ASSIGNMENT: Your answer should be the exact lines of the data below from the one containing "f(U, p(p(0))) → b" through the one containing "h(p(X)) → p(b)"; please include nothing else.
** Opening DATA SHOWN block **
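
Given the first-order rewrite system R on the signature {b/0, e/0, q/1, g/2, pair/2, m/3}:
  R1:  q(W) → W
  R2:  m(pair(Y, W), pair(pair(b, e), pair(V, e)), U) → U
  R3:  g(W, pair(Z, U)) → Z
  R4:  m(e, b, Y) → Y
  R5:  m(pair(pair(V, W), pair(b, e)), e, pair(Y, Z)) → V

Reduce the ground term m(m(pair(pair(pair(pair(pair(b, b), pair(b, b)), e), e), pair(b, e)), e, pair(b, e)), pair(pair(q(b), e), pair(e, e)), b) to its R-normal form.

1. m(m(pair(pair(pair(pair(pair(b, b), pair(b, b)), e), e), pair(b, e)), e, pair(b, e)), pair(pair(q(b), e), pair(e, e)), b)  →  m(pair(pair(pair(b, b), pair(b, b)), e), pair(pair(q(b), e), pair(e, e)), b)   [R5 at 1]
2. m(pair(pair(pair(b, b), pair(b, b)), e), pair(pair(q(b), e), pair(e, e)), b)  →  m(pair(pair(pair(b, b), pair(b, b)), e), pair(pair(b, e), pair(e, e)), b)   [R1 at 2.1.1]
3. m(pair(pair(pair(b, b), pair(b, b)), e), pair(pair(b, e), pair(e, e)), b)  →  b   [R2 at ε]

b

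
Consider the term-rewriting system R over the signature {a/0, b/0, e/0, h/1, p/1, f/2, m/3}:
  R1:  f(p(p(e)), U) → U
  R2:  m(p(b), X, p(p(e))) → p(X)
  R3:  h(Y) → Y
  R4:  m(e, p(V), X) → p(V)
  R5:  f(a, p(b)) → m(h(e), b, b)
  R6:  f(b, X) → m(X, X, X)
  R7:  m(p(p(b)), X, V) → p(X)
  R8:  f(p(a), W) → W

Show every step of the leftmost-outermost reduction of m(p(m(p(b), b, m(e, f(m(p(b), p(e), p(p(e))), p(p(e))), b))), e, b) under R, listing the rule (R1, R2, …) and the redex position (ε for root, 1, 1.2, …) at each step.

p(e)

1. m(p(m(p(b), b, m(e, f(m(p(b), p(e), p(p(e))), p(p(e))), b))), e, b)  →  m(p(m(p(b), b, m(e, f(p(p(e)), p(p(e))), b))), e, b)   [R2 at 1.1.3.2.1]
2. m(p(m(p(b), b, m(e, f(p(p(e)), p(p(e))), b))), e, b)  →  m(p(m(p(b), b, m(e, p(p(e)), b))), e, b)   [R1 at 1.1.3.2]
3. m(p(m(p(b), b, m(e, p(p(e)), b))), e, b)  →  m(p(m(p(b), b, p(p(e)))), e, b)   [R4 at 1.1.3]
4. m(p(m(p(b), b, p(p(e)))), e, b)  →  m(p(p(b)), e, b)   [R2 at 1.1]
5. m(p(p(b)), e, b)  →  p(e)   [R7 at ε]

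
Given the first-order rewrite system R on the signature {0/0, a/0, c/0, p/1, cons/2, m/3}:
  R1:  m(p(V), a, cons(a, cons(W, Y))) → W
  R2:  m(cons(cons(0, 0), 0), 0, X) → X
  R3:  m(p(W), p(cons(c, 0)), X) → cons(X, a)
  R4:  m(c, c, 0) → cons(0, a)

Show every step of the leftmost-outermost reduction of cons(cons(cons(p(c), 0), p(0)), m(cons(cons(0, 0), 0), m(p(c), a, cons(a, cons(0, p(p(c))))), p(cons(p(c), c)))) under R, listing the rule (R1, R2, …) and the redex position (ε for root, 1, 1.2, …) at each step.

cons(cons(cons(p(c), 0), p(0)), p(cons(p(c), c)))

1. cons(cons(cons(p(c), 0), p(0)), m(cons(cons(0, 0), 0), m(p(c), a, cons(a, cons(0, p(p(c))))), p(cons(p(c), c))))  →  cons(cons(cons(p(c), 0), p(0)), m(cons(cons(0, 0), 0), 0, p(cons(p(c), c))))   [R1 at 2.2]
2. cons(cons(cons(p(c), 0), p(0)), m(cons(cons(0, 0), 0), 0, p(cons(p(c), c))))  →  cons(cons(cons(p(c), 0), p(0)), p(cons(p(c), c)))   [R2 at 2]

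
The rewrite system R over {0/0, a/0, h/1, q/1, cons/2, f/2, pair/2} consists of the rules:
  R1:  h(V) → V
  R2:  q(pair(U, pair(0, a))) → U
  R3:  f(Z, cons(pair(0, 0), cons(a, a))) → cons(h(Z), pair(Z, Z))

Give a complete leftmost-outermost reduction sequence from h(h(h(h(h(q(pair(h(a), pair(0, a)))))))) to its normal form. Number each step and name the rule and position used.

a

1. h(h(h(h(h(q(pair(h(a), pair(0, a))))))))  →  h(h(h(h(q(pair(h(a), pair(0, a)))))))   [R1 at ε]
2. h(h(h(h(q(pair(h(a), pair(0, a)))))))  →  h(h(h(q(pair(h(a), pair(0, a))))))   [R1 at ε]
3. h(h(h(q(pair(h(a), pair(0, a))))))  →  h(h(q(pair(h(a), pair(0, a)))))   [R1 at ε]
4. h(h(q(pair(h(a), pair(0, a)))))  →  h(q(pair(h(a), pair(0, a))))   [R1 at ε]
5. h(q(pair(h(a), pair(0, a))))  →  q(pair(h(a), pair(0, a)))   [R1 at ε]
6. q(pair(h(a), pair(0, a)))  →  h(a)   [R2 at ε]
7. h(a)  →  a   [R1 at ε]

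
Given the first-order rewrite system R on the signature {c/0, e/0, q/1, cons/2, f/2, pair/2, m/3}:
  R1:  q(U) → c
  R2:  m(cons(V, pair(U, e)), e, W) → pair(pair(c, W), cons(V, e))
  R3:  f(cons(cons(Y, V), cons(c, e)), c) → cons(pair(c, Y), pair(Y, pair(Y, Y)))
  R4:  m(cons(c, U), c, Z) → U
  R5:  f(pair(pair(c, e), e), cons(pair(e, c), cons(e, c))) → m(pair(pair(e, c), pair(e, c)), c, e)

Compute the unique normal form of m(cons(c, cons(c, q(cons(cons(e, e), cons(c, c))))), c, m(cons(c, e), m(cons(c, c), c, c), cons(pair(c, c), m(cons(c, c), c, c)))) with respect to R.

1. m(cons(c, cons(c, q(cons(cons(e, e), cons(c, c))))), c, m(cons(c, e), m(cons(c, c), c, c), cons(pair(c, c), m(cons(c, c), c, c))))  →  cons(c, q(cons(cons(e, e), cons(c, c))))   [R4 at ε]
2. cons(c, q(cons(cons(e, e), cons(c, c))))  →  cons(c, c)   [R1 at 2]

cons(c, c)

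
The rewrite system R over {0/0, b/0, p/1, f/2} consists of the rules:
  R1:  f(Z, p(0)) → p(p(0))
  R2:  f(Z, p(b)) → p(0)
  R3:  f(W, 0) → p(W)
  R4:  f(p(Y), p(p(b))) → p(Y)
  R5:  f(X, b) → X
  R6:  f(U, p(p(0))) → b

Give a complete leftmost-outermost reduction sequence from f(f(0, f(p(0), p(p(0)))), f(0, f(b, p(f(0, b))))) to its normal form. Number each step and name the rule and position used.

0

1. f(f(0, f(p(0), p(p(0)))), f(0, f(b, p(f(0, b)))))  →  f(f(0, b), f(0, f(b, p(f(0, b)))))   [R6 at 1.2]
2. f(f(0, b), f(0, f(b, p(f(0, b)))))  →  f(0, f(0, f(b, p(f(0, b)))))   [R5 at 1]
3. f(0, f(0, f(b, p(f(0, b)))))  →  f(0, f(0, f(b, p(0))))   [R5 at 2.2.2.1]
4. f(0, f(0, f(b, p(0))))  →  f(0, f(0, p(p(0))))   [R1 at 2.2]
5. f(0, f(0, p(p(0))))  →  f(0, b)   [R6 at 2]
6. f(0, b)  →  0   [R5 at ε]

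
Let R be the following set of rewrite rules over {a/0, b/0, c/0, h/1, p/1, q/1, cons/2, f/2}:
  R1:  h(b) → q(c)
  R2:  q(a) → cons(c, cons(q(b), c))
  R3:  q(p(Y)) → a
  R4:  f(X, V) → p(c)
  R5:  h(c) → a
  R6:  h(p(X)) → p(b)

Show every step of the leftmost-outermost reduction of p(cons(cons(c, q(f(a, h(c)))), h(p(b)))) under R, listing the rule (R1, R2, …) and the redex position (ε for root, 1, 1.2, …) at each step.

p(cons(cons(c, a), p(b)))

1. p(cons(cons(c, q(f(a, h(c)))), h(p(b))))  →  p(cons(cons(c, q(p(c))), h(p(b))))   [R4 at 1.1.2.1]
2. p(cons(cons(c, q(p(c))), h(p(b))))  →  p(cons(cons(c, a), h(p(b))))   [R3 at 1.1.2]
3. p(cons(cons(c, a), h(p(b))))  →  p(cons(cons(c, a), p(b)))   [R6 at 1.2]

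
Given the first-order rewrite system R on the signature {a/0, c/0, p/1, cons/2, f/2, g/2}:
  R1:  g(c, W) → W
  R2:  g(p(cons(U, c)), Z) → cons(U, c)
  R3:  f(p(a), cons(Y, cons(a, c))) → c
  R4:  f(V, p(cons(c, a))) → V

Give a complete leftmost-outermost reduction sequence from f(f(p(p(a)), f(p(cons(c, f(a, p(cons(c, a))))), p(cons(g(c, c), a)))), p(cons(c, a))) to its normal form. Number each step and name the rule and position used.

1. f(f(p(p(a)), f(p(cons(c, f(a, p(cons(c, a))))), p(cons(g(c, c), a)))), p(cons(c, a)))  →  f(p(p(a)), f(p(cons(c, f(a, p(cons(c, a))))), p(cons(g(c, c), a))))   [R4 at ε]
2. f(p(p(a)), f(p(cons(c, f(a, p(cons(c, a))))), p(cons(g(c, c), a))))  →  f(p(p(a)), f(p(cons(c, a)), p(cons(g(c, c), a))))   [R4 at 2.1.1.2]
3. f(p(p(a)), f(p(cons(c, a)), p(cons(g(c, c), a))))  →  f(p(p(a)), f(p(cons(c, a)), p(cons(c, a))))   [R1 at 2.2.1.1]
4. f(p(p(a)), f(p(cons(c, a)), p(cons(c, a))))  →  f(p(p(a)), p(cons(c, a)))   [R4 at 2]
5. f(p(p(a)), p(cons(c, a)))  →  p(p(a))   [R4 at ε]

p(p(a))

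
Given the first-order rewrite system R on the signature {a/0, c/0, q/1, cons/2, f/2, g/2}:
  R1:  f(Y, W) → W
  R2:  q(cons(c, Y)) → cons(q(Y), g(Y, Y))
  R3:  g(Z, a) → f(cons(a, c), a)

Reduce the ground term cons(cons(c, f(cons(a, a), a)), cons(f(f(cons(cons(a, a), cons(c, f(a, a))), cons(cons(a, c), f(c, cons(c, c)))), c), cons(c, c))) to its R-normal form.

1. cons(cons(c, f(cons(a, a), a)), cons(f(f(cons(cons(a, a), cons(c, f(a, a))), cons(cons(a, c), f(c, cons(c, c)))), c), cons(c, c)))  →  cons(cons(c, a), cons(f(f(cons(cons(a, a), cons(c, f(a, a))), cons(cons(a, c), f(c, cons(c, c)))), c), cons(c, c)))   [R1 at 1.2]
2. cons(cons(c, a), cons(f(f(cons(cons(a, a), cons(c, f(a, a))), cons(cons(a, c), f(c, cons(c, c)))), c), cons(c, c)))  →  cons(cons(c, a), cons(c, cons(c, c)))   [R1 at 2.1]

cons(cons(c, a), cons(c, cons(c, c)))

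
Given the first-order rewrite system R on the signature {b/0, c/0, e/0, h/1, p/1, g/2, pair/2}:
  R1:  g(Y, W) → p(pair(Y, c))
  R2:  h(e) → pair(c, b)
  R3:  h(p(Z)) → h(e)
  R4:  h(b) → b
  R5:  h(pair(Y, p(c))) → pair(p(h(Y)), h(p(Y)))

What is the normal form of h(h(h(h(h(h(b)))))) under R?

1. h(h(h(h(h(h(b))))))  →  h(h(h(h(h(b)))))   [R4 at 1.1.1.1.1]
2. h(h(h(h(h(b)))))  →  h(h(h(h(b))))   [R4 at 1.1.1.1]
3. h(h(h(h(b))))  →  h(h(h(b)))   [R4 at 1.1.1]
4. h(h(h(b)))  →  h(h(b))   [R4 at 1.1]
5. h(h(b))  →  h(b)   [R4 at 1]
6. h(b)  →  b   [R4 at ε]

b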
** Closing DATA SHOWN block **
EXPECTED OUTPUT:
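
  R6:  f(U, p(p(0))) → b

Give a complete leftmost-outermost reduction sequence from f(f(0, f(p(0), p(p(0)))), f(0, f(b, p(f(0, b))))) to its normal form. Number each step and name the rule and position used.

0

1. f(f(0, f(p(0), p(p(0)))), f(0, f(b, p(f(0, b)))))  →  f(f(0, b), f(0, f(b, p(f(0, b)))))   [R6 at 1.2]
2. f(f(0, b), f(0, f(b, p(f(0, b)))))  →  f(0, f(0, f(b, p(f(0, b)))))   [R5 at 1]
3. f(0, f(0, f(b, p(f(0, b)))))  →  f(0, f(0, f(b, p(0))))   [R5 at 2.2.2.1]
4. f(0, f(0, f(b, p(0))))  →  f(0, f(0, p(p(0))))   [R1 at 2.2]
5. f(0, f(0, p(p(0))))  →  f(0, b)   [R6 at 2]
6. f(0, b)  →  0   [R5 at ε]

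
Let R be the following set of rewrite rules over {a/0, b/0, c/0, h/1, p/1, q/1, cons/2, f/2}:
  R1:  h(b) → q(c)
  R2:  q(a) → cons(c, cons(q(b), c))
  R3:  q(p(Y)) → a
  R4:  f(X, V) → p(c)
  R5:  h(c) → a
  R6:  h(p(X)) → p(b)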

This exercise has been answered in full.